(Stored items)
##############################

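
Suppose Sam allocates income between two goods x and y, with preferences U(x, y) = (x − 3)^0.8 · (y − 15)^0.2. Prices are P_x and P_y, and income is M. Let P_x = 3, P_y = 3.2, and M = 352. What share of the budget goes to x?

share on x = 0.696

MRS = 4·(y−15)/(x−3). Tangency with P_x/P_y gives y−15 = (1/4)·(P_x/P_y)·(x−3).
After buying the subsistence bundle (3, 15), a share 0.8 of the remaining income goes to x: x* = 3 + 0.8·(M − 3P_x − 15P_y)/P_x.
Discretionary income = 352 − 3·3 − 15·3.2 = 295; x* = 3 + 0.8·295/3 = 81.6667; y* = 15 + 0.2·295/3.2 = 33.4375.
Expenditure on x: 3·81.6667 = 245; share = 0.696.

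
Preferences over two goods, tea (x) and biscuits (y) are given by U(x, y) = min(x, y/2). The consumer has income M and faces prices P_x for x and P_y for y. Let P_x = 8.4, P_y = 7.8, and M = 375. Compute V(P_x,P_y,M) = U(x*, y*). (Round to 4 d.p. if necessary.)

With perfect complements, no substitution: consume in ratio x:y = 1:2.
Budget: P_x·x + P_y·2·x = M, so (P_x + 2·P_y)·x = M.
Demand: x*(P_x,P_y,M) = M/(P_x + 2·P_y), y* = 2·M/(P_x + 2·P_y).
Here 8.4 + 2·7.8 = 24, giving x* = 15.625 and y* = 31.25.
Utility at the optimum: U(15.625, 31.25) = 15.625.

V = 15.625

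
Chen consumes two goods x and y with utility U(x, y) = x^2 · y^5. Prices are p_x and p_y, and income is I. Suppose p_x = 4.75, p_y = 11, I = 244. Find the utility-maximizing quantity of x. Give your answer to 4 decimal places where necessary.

x* = 14.6767

MU_x/MU_y = (2·y)/(5·x); tangency sets this equal to p_x/p_y.
So 2·p_y·y = 5·p_x·x; combined with the budget, a share 2/7 of income goes to x.
Demand: x*(p_x,p_y,I) = 2/7·I/p_x and y* = 5/7·I/p_y.
At p_x=4.75, p_y=11, I=244: x* = 2/7·244/4.75 = 14.6767.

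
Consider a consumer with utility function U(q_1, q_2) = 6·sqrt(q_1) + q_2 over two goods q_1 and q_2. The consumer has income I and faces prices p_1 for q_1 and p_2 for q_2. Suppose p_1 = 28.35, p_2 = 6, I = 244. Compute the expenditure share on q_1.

share on q_1 = 0.0468

Set MRS = p_1/p_2: 3·q_1^(−1/2) = p_1/p_2.
Thus q_1* = (3·p_2/p_1)² — independent of I — with the rest of income spent on q_2.
Plugging in: q_1* = (3·6/28.35)² = 0.4031, q_2* = 38.7619.
Expenditure on q_1: 28.35·0.4031 = 11.4286; share = 0.0468.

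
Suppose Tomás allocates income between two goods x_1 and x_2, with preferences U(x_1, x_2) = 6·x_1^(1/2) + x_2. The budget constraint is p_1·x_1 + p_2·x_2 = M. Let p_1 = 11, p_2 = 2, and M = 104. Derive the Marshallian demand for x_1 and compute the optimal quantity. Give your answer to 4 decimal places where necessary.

x_1* = 0.2975

Utility is quasi-linear in x_2; the FOC for x_1 is 3/√x_1 = p_1/p_2.
Solve: √x_1 = 3·p_2/p_1, so x_1*(p_1,p_2) = (3·p_2/p_1)², and x_2* = (M − p_1·x_1*)/p_2.
Plugging in: x_1* = (3·2/11)² = 0.2975.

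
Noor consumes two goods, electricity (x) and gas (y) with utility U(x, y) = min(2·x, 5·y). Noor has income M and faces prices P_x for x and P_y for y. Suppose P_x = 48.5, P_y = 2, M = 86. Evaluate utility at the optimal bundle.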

##############################

Work order
Show the data once more, exactly as it was written.

Result of the exercise
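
Suppose Sam allocates income between two goods x and y, with preferences U(x, y) = (x − 3)^0.8 · (y − 15)^0.2. Prices are P_x and P_y, and income is M. Let P_x = 3, P_y = 3.2, and M = 352. What share of the budget goes to x?

share on x = 0.696

MRS = 4·(y−15)/(x−3). Tangency with P_x/P_y gives y−15 = (1/4)·(P_x/P_y)·(x−3).
After buying the subsistence bundle (3, 15), a share 0.8 of the remaining income goes to x: x* = 3 + 0.8·(M − 3P_x − 15P_y)/P_x.
Discretionary income = 352 − 3·3 − 15·3.2 = 295; x* = 3 + 0.8·295/3 = 81.6667; y* = 15 + 0.2·295/3.2 = 33.4375.
Expenditure on x: 3·81.6667 = 245; share = 0.696.

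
Preferences over two goods, tea (x) and biscuits (y) are given by U(x, y) = min(x, y/2). The consumer has income M and faces prices P_x for x and P_y for y. Let P_x = 8.4, P_y = 7.8, and M = 375. Compute V(P_x,P_y,M) = U(x*, y*). (Round to 4 d.p. if necessary.)

With perfect complements, no substitution: consume in ratio x:y = 1:2.
Budget: P_x·x + P_y·2·x = M, so (P_x + 2·P_y)·x = M.
Demand: x*(P_x,P_y,M) = M/(P_x + 2·P_y), y* = 2·M/(P_x + 2·P_y).
Here 8.4 + 2·7.8 = 24, giving x* = 15.625 and y* = 31.25.
Utility at the optimum: U(15.625, 31.25) = 15.625.

V = 15.625

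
Chen consumes two goods x and y with utility U(x, y) = x^2 · y^5. Prices are p_x and p_y, and income is I. Suppose p_x = 4.75, p_y = 11, I = 244. Find the utility-maximizing quantity of x. Give your answer to 4 decimal places where necessary.

x* = 14.6767

MU_x/MU_y = (2·y)/(5·x); tangency sets this equal to p_x/p_y.
So 2·p_y·y = 5·p_x·x; combined with the budget, a share 2/7 of income goes to x.
Demand: x*(p_x,p_y,I) = 2/7·I/p_x and y* = 5/7·I/p_y.
At p_x=4.75, p_y=11, I=244: x* = 2/7·244/4.75 = 14.6767.

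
Consider a consumer with utility function U(q_1, q_2) = 6·sqrt(q_1) + q_2 over two goods q_1 and q_2. The consumer has income I and faces prices p_1 for q_1 and p_2 for q_2. Suppose p_1 = 28.35, p_2 = 6, I = 244. Compute the expenditure share on q_1.

share on q_1 = 0.0468

Set MRS = p_1/p_2: 3·q_1^(−1/2) = p_1/p_2.
Thus q_1* = (3·p_2/p_1)² — independent of I — with the rest of income spent on q_2.
Plugging in: q_1* = (3·6/28.35)² = 0.4031, q_2* = 38.7619.
Expenditure on q_1: 28.35·0.4031 = 11.4286; share = 0.0468.

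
Suppose Tomás allocates income between two goods x_1 and x_2, with preferences U(x_1, x_2) = 6·x_1^(1/2) + x_2. The budget constraint is p_1·x_1 + p_2·x_2 = M. Let p_1 = 11, p_2 = 2, and M = 104. Derive the Marshallian demand for x_1 and compute the optimal quantity. Give your answer to 4 decimal places where necessary.

x_1* = 0.2975

Utility is quasi-linear in x_2; the FOC for x_1 is 3/√x_1 = p_1/p_2.
Solve: √x_1 = 3·p_2/p_1, so x_1*(p_1,p_2) = (3·p_2/p_1)², and x_2* = (M − p_1·x_1*)/p_2.
Plugging in: x_1* = (3·2/11)² = 0.2975.

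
Noor consumes two goods, electricity (x) and gas (y) with utility U(x, y) = min(2·x, 5·y). Noor has income M and faces prices P_x for x and P_y for y. Suppose P_x = 48.5, P_y = 2, M = 86. Evaluate utility at the optimal bundle.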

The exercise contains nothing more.